> [What needs to be done]
All records are to be restated exactly, each line as it reads.

[Dataset items]

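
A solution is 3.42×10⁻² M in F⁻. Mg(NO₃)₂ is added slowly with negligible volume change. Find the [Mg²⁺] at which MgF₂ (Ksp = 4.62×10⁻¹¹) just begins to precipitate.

3.95×10⁻⁸ M

Each salt precipitates once Q = Ksp for that salt.
MgF₂(s) ⇌ Mg²⁺(aq) + 2 F⁻(aq)
Ksp = [Mg²⁺][F⁻]^2 = [Mg²⁺](3.42×10⁻²)^2
[Mg²⁺] = 4.62×10⁻¹¹ / (3.42×10⁻²)^2 = 3.95×10⁻⁸
[Mg²⁺] = 3.95×10⁻⁸ M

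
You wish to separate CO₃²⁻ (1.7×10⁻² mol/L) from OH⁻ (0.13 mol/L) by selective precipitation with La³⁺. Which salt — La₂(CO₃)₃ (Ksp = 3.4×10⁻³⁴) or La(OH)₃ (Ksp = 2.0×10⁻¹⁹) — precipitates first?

A salt starts to precipitate once the ion product Q reaches its Ksp.
For La₂(CO₃)₃: [La³⁺] = (Ksp/[CO₃²⁻]^3)^(1/2) = 8.3×10⁻¹⁵ mol/L
For La(OH)₃: [La³⁺] = (Ksp/[OH⁻]^3) = 9.1×10⁻¹⁷ mol/L
Since La(OH)₃ needs less La³⁺ to reach saturation, it precipitates first.

La(OH)₃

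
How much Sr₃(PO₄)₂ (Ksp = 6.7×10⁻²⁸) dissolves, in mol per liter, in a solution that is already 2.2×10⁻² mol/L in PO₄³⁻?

Sr₃(PO₄)₂(s) ⇌ 3 Sr²⁺(aq) + 2 PO₄³⁻(aq)
PO₄³⁻ is already present at 2.2×10⁻² mol/L. If s mol/L of Sr₃(PO₄)₂ dissolves, [Sr²⁺] = 3s while [PO₄³⁻] ≈ 2.2×10⁻² mol/L.
Ksp = [Sr²⁺]^3[PO₄³⁻]^2 = (3s)^3(2.2×10⁻²)^2
(3s)^3 = 6.7×10⁻²⁸ / (2.2×10⁻²)^2 = 1.4×10⁻²⁴
s = 3.7×10⁻⁹ mol/L

3.7×10⁻⁹ M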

> [Answer below]
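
A solution is 3.42×10⁻² M in F⁻. Mg(NO₃)₂ is added slowly with negligible volume change. Find the [Mg²⁺] at which MgF₂ (Ksp = 4.62×10⁻¹¹) just begins to precipitate.

3.95×10⁻⁸ M

Each salt precipitates once Q = Ksp for that salt.
MgF₂(s) ⇌ Mg²⁺(aq) + 2 F⁻(aq)
Ksp = [Mg²⁺][F⁻]^2 = [Mg²⁺](3.42×10⁻²)^2
[Mg²⁺] = 4.62×10⁻¹¹ / (3.42×10⁻²)^2 = 3.95×10⁻⁸
[Mg²⁺] = 3.95×10⁻⁸ M

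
You wish to separate CO₃²⁻ (1.7×10⁻² mol/L) from OH⁻ (0.13 mol/L) by selective precipitation with La³⁺. Which salt — La₂(CO₃)₃ (Ksp = 3.4×10⁻³⁴) or La(OH)₃ (Ksp = 2.0×10⁻¹⁹) — precipitates first?

A salt starts to precipitate once the ion product Q reaches its Ksp.
For La₂(CO₃)₃: [La³⁺] = (Ksp/[CO₃²⁻]^3)^(1/2) = 8.3×10⁻¹⁵ mol/L
For La(OH)₃: [La³⁺] = (Ksp/[OH⁻]^3) = 9.1×10⁻¹⁷ mol/L
Since La(OH)₃ needs less La³⁺ to reach saturation, it precipitates first.

La(OH)₃

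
How much Sr₃(PO₄)₂ (Ksp = 6.7×10⁻²⁸) dissolves, in mol per liter, in a solution that is already 2.2×10⁻² mol/L in PO₄³⁻?

Sr₃(PO₄)₂(s) ⇌ 3 Sr²⁺(aq) + 2 PO₄³⁻(aq)
PO₄³⁻ is already present at 2.2×10⁻² mol/L. If s mol/L of Sr₃(PO₄)₂ dissolves, [Sr²⁺] = 3s while [PO₄³⁻] ≈ 2.2×10⁻² mol/L.
Ksp = [Sr²⁺]^3[PO₄³⁻]^2 = (3s)^3(2.2×10⁻²)^2
(3s)^3 = 6.7×10⁻²⁸ / (2.2×10⁻²)^2 = 1.4×10⁻²⁴
s = 3.7×10⁻⁹ mol/L

3.7×10⁻⁹ M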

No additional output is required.